## Activity
Print every line of the records below exactly as it reads.

## Task input
----------

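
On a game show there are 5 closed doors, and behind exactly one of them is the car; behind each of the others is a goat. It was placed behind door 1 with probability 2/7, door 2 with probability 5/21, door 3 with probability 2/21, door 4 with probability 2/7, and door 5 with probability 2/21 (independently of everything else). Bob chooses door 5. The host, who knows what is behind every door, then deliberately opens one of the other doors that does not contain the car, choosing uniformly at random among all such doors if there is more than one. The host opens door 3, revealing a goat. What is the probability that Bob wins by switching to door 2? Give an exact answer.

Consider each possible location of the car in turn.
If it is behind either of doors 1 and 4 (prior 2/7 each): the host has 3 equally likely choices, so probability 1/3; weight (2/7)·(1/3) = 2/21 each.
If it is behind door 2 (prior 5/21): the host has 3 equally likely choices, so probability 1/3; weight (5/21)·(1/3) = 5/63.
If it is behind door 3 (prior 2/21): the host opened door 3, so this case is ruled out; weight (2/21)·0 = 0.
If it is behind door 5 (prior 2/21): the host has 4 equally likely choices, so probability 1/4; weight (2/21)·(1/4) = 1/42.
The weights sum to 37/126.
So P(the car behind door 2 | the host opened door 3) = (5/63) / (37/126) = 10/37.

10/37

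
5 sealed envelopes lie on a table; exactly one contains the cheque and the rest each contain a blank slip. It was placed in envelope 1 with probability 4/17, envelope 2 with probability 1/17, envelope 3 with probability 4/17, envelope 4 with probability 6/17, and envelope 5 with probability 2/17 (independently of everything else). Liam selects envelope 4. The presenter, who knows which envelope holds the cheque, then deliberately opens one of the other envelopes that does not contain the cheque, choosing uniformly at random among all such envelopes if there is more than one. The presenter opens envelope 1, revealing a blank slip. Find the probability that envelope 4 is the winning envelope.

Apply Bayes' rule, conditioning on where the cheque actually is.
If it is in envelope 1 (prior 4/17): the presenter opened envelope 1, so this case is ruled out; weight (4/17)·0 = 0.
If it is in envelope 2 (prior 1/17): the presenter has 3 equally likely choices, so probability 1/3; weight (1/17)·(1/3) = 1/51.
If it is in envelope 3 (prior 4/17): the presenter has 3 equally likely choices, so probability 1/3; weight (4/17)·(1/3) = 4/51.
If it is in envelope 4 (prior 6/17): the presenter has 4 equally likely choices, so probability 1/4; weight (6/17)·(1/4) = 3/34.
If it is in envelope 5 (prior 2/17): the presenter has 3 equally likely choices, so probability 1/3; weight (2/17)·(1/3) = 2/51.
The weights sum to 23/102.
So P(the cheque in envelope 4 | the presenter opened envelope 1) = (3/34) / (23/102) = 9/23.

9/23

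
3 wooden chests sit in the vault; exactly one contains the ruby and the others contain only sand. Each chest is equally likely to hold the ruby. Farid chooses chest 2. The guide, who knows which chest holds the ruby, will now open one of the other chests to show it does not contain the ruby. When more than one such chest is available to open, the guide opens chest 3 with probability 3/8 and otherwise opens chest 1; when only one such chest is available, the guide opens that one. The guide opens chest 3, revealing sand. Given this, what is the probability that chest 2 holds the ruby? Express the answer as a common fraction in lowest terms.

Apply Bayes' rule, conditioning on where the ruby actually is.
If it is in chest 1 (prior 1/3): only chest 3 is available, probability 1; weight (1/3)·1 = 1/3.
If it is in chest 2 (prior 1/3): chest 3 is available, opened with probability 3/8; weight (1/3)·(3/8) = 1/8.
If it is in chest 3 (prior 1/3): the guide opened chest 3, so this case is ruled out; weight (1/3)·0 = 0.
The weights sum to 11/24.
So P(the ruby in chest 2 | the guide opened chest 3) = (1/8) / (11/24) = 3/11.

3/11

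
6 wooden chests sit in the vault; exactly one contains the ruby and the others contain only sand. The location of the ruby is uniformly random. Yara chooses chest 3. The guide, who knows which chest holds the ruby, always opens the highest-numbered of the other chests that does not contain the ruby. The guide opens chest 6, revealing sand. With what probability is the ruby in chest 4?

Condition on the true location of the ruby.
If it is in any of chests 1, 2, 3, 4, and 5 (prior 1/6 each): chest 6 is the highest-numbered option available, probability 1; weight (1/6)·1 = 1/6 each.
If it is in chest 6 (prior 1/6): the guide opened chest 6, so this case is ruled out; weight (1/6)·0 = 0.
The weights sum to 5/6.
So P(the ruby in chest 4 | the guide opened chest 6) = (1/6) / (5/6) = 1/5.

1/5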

----------

## Exercise solution
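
On a game show there are 5 closed doors, and behind exactly one of them is the car; behind each of the others is a goat. It was placed behind door 1 with probability 2/7, door 2 with probability 5/21, door 3 with probability 2/21, door 4 with probability 2/7, and door 5 with probability 2/21 (independently of everything else). Bob chooses door 5. The host, who knows what is behind every door, then deliberately opens one of the other doors that does not contain the car, choosing uniformly at random among all such doors if there is more than one. The host opens door 3, revealing a goat. What is the probability that Bob wins by switching to door 2? Give an exact answer.

Consider each possible location of the car in turn.
If it is behind either of doors 1 and 4 (prior 2/7 each): the host has 3 equally likely choices, so probability 1/3; weight (2/7)·(1/3) = 2/21 each.
If it is behind door 2 (prior 5/21): the host has 3 equally likely choices, so probability 1/3; weight (5/21)·(1/3) = 5/63.
If it is behind door 3 (prior 2/21): the host opened door 3, so this case is ruled out; weight (2/21)·0 = 0.
If it is behind door 5 (prior 2/21): the host has 4 equally likely choices, so probability 1/4; weight (2/21)·(1/4) = 1/42.
The weights sum to 37/126.
So P(the car behind door 2 | the host opened door 3) = (5/63) / (37/126) = 10/37.

10/37

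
5 sealed envelopes lie on a table; exactly one contains the cheque and the rest each contain a blank slip. It was placed in envelope 1 with probability 4/17, envelope 2 with probability 1/17, envelope 3 with probability 4/17, envelope 4 with probability 6/17, and envelope 5 with probability 2/17 (independently of everything else). Liam selects envelope 4. The presenter, who knows which envelope holds the cheque, then deliberately opens one of the other envelopes that does not contain the cheque, choosing uniformly at random among all such envelopes if there is more than one. The presenter opens envelope 1, revealing a blank slip. Find the probability that envelope 4 is the winning envelope.

Apply Bayes' rule, conditioning on where the cheque actually is.
If it is in envelope 1 (prior 4/17): the presenter opened envelope 1, so this case is ruled out; weight (4/17)·0 = 0.
If it is in envelope 2 (prior 1/17): the presenter has 3 equally likely choices, so probability 1/3; weight (1/17)·(1/3) = 1/51.
If it is in envelope 3 (prior 4/17): the presenter has 3 equally likely choices, so probability 1/3; weight (4/17)·(1/3) = 4/51.
If it is in envelope 4 (prior 6/17): the presenter has 4 equally likely choices, so probability 1/4; weight (6/17)·(1/4) = 3/34.
If it is in envelope 5 (prior 2/17): the presenter has 3 equally likely choices, so probability 1/3; weight (2/17)·(1/3) = 2/51.
The weights sum to 23/102.
So P(the cheque in envelope 4 | the presenter opened envelope 1) = (3/34) / (23/102) = 9/23.

9/23

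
3 wooden chests sit in the vault; exactly one contains the ruby and the others contain only sand. Each chest is equally likely to hold the ruby. Farid chooses chest 2. The guide, who knows which chest holds the ruby, will now open one of the other chests to show it does not contain the ruby. When more than one such chest is available to open, the guide opens chest 3 with probability 3/8 and otherwise opens chest 1; when only one such chest is available, the guide opens that one. The guide opens chest 3, revealing sand. Given this, what is the probability that chest 2 holds the ruby? Express the answer as a common fraction in lowest terms.

Apply Bayes' rule, conditioning on where the ruby actually is.
If it is in chest 1 (prior 1/3): only chest 3 is available, probability 1; weight (1/3)·1 = 1/3.
If it is in chest 2 (prior 1/3): chest 3 is available, opened with probability 3/8; weight (1/3)·(3/8) = 1/8.
If it is in chest 3 (prior 1/3): the guide opened chest 3, so this case is ruled out; weight (1/3)·0 = 0.
The weights sum to 11/24.
So P(the ruby in chest 2 | the guide opened chest 3) = (1/8) / (11/24) = 3/11.

3/11

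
6 wooden chests sit in the vault; exactly one contains the ruby and the others contain only sand. The location of the ruby is uniformly random. Yara chooses chest 3. The guide, who knows which chest holds the ruby, always opens the highest-numbered of the other chests that does not contain the ruby. The guide opens chest 6, revealing sand. With what probability is the ruby in chest 4?

Condition on the true location of the ruby.
If it is in any of chests 1, 2, 3, 4, and 5 (prior 1/6 each): chest 6 is the highest-numbered option available, probability 1; weight (1/6)·1 = 1/6 each.
If it is in chest 6 (prior 1/6): the guide opened chest 6, so this case is ruled out; weight (1/6)·0 = 0.
The weights sum to 5/6.
So P(the ruby in chest 4 | the guide opened chest 6) = (1/6) / (5/6) = 1/5.

1/5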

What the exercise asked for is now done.